── DATASET RECORDS ──

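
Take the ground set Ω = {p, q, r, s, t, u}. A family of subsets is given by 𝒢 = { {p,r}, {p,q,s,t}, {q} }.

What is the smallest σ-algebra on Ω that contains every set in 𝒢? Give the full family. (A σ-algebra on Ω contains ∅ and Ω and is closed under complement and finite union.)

|σ(𝒢)| = 32.  σ(𝒢) = { ∅, {p}, {q}, {r}, {u}, {p,q}, {p,r}, {p,u}, {q,r}, {q,u}, {r,u}, {s,t}, {p,q,r}, {p,q,u}, {p,r,u}, {p,s,t}, {q,r,u}, {q,s,t}, {r,s,t}, {s,t,u}, {p,q,r,u}, {p,q,s,t}, {p,r,s,t}, {p,s,t,u}, {q,r,s,t}, {q,s,t,u}, {r,s,t,u}, {p,q,r,s,t}, {p,q,s,t,u}, {p,r,s,t,u}, {q,r,s,t,u}, Ω }

Working:
Seed the family with 𝒢 together with ∅ and Ω: { ∅, {q}, {p,r}, {p,q,s,t}, Ω }.
Step 1 (5 new):
  {r,u}  = ᶜ of {p,q,s,t}
  {p,q,r}  = {p,r} ∪ {q}
  {q,s,t,u}  = ᶜ of {p,r}
  {p,q,r,s,t}  = {p,r} ∪ {p,q,s,t}
  {p,r,s,t,u}  = ᶜ of {q}
  |family| = 10
Step 2: 7 new —
  {u}  = ᶜ of {p,q,r,s,t}
  {p,r,u}  = {p,r} ∪ {r,u}
  {q,r,u}  = {q} ∪ {r,u}
  {s,t,u}  = ᶜ of {p,q,r}
  {p,q,r,u}  = {p,q,r} ∪ {r,u}
  {p,q,s,t,u}  = {p,q,s,t} ∪ {q,s,t,u}
  {q,r,s,t,u}  = {q,s,t,u} ∪ {r,u}
  |family| = 17
Step 3 (7 new):
  {p}  = ᶜ of {q,r,s,t,u}
  {r}  = ᶜ of {p,q,s,t,u}
  {q,u}  = {q} ∪ {u}
  {s,t}  = ᶜ of {p,q,r,u}
  {p,s,t}  = ᶜ of {q,r,u}
  {q,s,t}  = ᶜ of {p,r,u}
  {r,s,t,u}  = {r,u} ∪ {s,t,u}
  |family| = 24
Step 4. New:
  {p,q}  = ᶜ of {r,s,t,u}
  {p,u}  = {u} ∪ {p}
  {q,r}  = {q} ∪ {r}
  {p,q,u}  = {q,u} ∪ {p}
  {r,s,t}  = {s,t} ∪ {r}
  {p,r,s,t}  = ᶜ of {q,u}
  {p,s,t,u}  = {p,s,t} ∪ {u}
  {q,r,s,t}  = {r} ∪ {q,s,t}
  |family| = 32
Step 5 adds nothing — fixpoint reached.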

───

Repeat the data exactly. Leave nothing out.

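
Take the ground set Ω = {p, q, r, s, t, u}. A family of subsets is given by 𝒢 = { {p,r}, {p,q,s,t}, {q} }.

What is the smallest σ-algebra on Ω that contains every set in 𝒢? Give the full family. (A σ-algebra on Ω contains ∅ and Ω and is closed under complement and finite union.)

|σ(𝒢)| = 32.  σ(𝒢) = { ∅, {p}, {q}, {r}, {u}, {p,q}, {p,r}, {p,u}, {q,r}, {q,u}, {r,u}, {s,t}, {p,q,r}, {p,q,u}, {p,r,u}, {p,s,t}, {q,r,u}, {q,s,t}, {r,s,t}, {s,t,u}, {p,q,r,u}, {p,q,s,t}, {p,r,s,t}, {p,s,t,u}, {q,r,s,t}, {q,s,t,u}, {r,s,t,u}, {p,q,r,s,t}, {p,q,s,t,u}, {p,r,s,t,u}, {q,r,s,t,u}, Ω }

Working:
Seed the family with 𝒢 together with ∅ and Ω: { ∅, {q}, {p,r}, {p,q,s,t}, Ω }.
Step 1 (5 new):
  {r,u}  = ᶜ of {p,q,s,t}
  {p,q,r}  = {p,r} ∪ {q}
  {q,s,t,u}  = ᶜ of {p,r}
  {p,q,r,s,t}  = {p,r} ∪ {p,q,s,t}
  {p,r,s,t,u}  = ᶜ of {q}
  |family| = 10
Step 2: 7 new —
  {u}  = ᶜ of {p,q,r,s,t}
  {p,r,u}  = {p,r} ∪ {r,u}
  {q,r,u}  = {q} ∪ {r,u}
  {s,t,u}  = ᶜ of {p,q,r}
  {p,q,r,u}  = {p,q,r} ∪ {r,u}
  {p,q,s,t,u}  = {p,q,s,t} ∪ {q,s,t,u}
  {q,r,s,t,u}  = {q,s,t,u} ∪ {r,u}
  |family| = 17
Step 3 (7 new):
  {p}  = ᶜ of {q,r,s,t,u}
  {r}  = ᶜ of {p,q,s,t,u}
  {q,u}  = {q} ∪ {u}
  {s,t}  = ᶜ of {p,q,r,u}
  {p,s,t}  = ᶜ of {q,r,u}
  {q,s,t}  = ᶜ of {p,r,u}
  {r,s,t,u}  = {r,u} ∪ {s,t,u}
  |family| = 24
Step 4. New:
  {p,q}  = ᶜ of {r,s,t,u}
  {p,u}  = {u} ∪ {p}
  {q,r}  = {q} ∪ {r}
  {p,q,u}  = {q,u} ∪ {p}
  {r,s,t}  = {s,t} ∪ {r}
  {p,r,s,t}  = ᶜ of {q,u}
  {p,s,t,u}  = {p,s,t} ∪ {u}
  {q,r,s,t}  = {r} ∪ {q,s,t}
  |family| = 32
Step 5 adds nothing — fixpoint reached.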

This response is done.